┌────────

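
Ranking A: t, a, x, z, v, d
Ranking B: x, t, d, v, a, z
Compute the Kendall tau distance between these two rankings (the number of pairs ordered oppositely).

Assign each item its position (1..6) in the first ordering, then rewrite the second ordering as that position sequence:
positions: t→1, a→2, x→3, z→4, v→5, d→6
second ordering as positions: [3, 1, 6, 5, 2, 4]
Discordant pairs = inversions in this position sequence.
3: 1, 2 → 2
1: 0
6: 5, 2, 4 → 3
5: 2, 4 → 2
2: 0
4: 0
Total: 2 + 0 + 3 + 2 + 0 + 0 = 7

Discordant pairs: 7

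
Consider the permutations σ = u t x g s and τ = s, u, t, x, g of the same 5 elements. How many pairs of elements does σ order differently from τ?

Discordant pairs: 4

Assign each item its position (1..5) in the first ordering, then rewrite the second ordering as that position sequence:
positions: u→1, t→2, x→3, g→4, s→5
second ordering as positions: [5, 1, 2, 3, 4]
Discordant pairs = inversions in this position sequence.
5: 1, 2, 3, 4 → 4
1: 0
2: 0
3: 0
4: 0
Total: 4 + 0 + 0 + 0 + 0 = 4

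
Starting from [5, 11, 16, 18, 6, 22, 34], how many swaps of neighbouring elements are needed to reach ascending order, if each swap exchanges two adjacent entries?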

└────────

**Assigned task**
Exactly reproduce the lines of the entries above, from the one containing "Compute the Kendall" to the very last, and no others.

**Response to the task**
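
Compute the Kendall tau distance between these two rankings (the number of pairs ordered oppositely).

Assign each item its position (1..6) in the first ordering, then rewrite the second ordering as that position sequence:
positions: t→1, a→2, x→3, z→4, v→5, d→6
second ordering as positions: [3, 1, 6, 5, 2, 4]
Discordant pairs = inversions in this position sequence.
3: 1, 2 → 2
1: 0
6: 5, 2, 4 → 3
5: 2, 4 → 2
2: 0
4: 0
Total: 2 + 0 + 3 + 2 + 0 + 0 = 7

Discordant pairs: 7

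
Consider the permutations σ = u t x g s and τ = s, u, t, x, g of the same 5 elements. How many pairs of elements does σ order differently from τ?

Discordant pairs: 4

Assign each item its position (1..5) in the first ordering, then rewrite the second ordering as that position sequence:
positions: u→1, t→2, x→3, g→4, s→5
second ordering as positions: [5, 1, 2, 3, 4]
Discordant pairs = inversions in this position sequence.
5: 1, 2, 3, 4 → 4
1: 0
2: 0
3: 0
4: 0
Total: 4 + 0 + 0 + 0 + 0 = 4

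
Starting from [5, 11, 16, 18, 6, 22, 34], how many swaps of neighbouring elements are needed to reach ascending order, if each swap exchanges two adjacent entries?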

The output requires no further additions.